» THE TASK:
The response must restate all of the data word for word.

Stored items
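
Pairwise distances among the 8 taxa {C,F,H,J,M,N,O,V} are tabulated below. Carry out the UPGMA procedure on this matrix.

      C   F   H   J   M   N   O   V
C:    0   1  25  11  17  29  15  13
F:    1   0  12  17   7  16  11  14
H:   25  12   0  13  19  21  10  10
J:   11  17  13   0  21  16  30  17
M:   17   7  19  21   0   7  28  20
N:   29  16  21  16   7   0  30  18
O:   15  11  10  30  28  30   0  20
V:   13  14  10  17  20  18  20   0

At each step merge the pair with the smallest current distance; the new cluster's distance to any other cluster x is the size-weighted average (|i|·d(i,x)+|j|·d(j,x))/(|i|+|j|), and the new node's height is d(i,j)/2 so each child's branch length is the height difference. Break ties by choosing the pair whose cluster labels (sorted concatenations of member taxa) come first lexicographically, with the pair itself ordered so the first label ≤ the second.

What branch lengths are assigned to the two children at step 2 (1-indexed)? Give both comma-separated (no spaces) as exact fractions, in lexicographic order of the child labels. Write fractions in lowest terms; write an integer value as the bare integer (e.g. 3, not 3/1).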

» REPLY:
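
Pairwise distances among the 8 taxa {C,F,H,J,M,N,O,V} are tabulated below. Carry out the UPGMA procedure on this matrix.

      C   F   H   J   M   N   O   V
C:    0   1  25  11  17  29  15  13
F:    1   0  12  17   7  16  11  14
H:   25  12   0  13  19  21  10  10
J:   11  17  13   0  21  16  30  17
M:   17   7  19  21   0   7  28  20
N:   29  16  21  16   7   0  30  18
O:   15  11  10  30  28  30   0  20
V:   13  14  10  17  20  18  20   0

At each step merge the pair with the smallest current distance; the new cluster's distance to any other cluster x is the size-weighted average (|i|·d(i,x)+|j|·d(j,x))/(|i|+|j|), and the new node's height is d(i,j)/2 so each child's branch length is the height difference. Break ties by choosing the pair whose cluster labels (sorted concatenations of member taxa) come first lexicographically, with the pair itself ordered so the first label ≤ the second.

What branch lengths are assigned to the two children at step 2 (1-indexed)? Give both comma-separated (no spaces) as exact fractions, in lexicographic order of the child labels. Write fractions in lowest terms; write an integer value as the bare integer (e.g. 3, not 3/1).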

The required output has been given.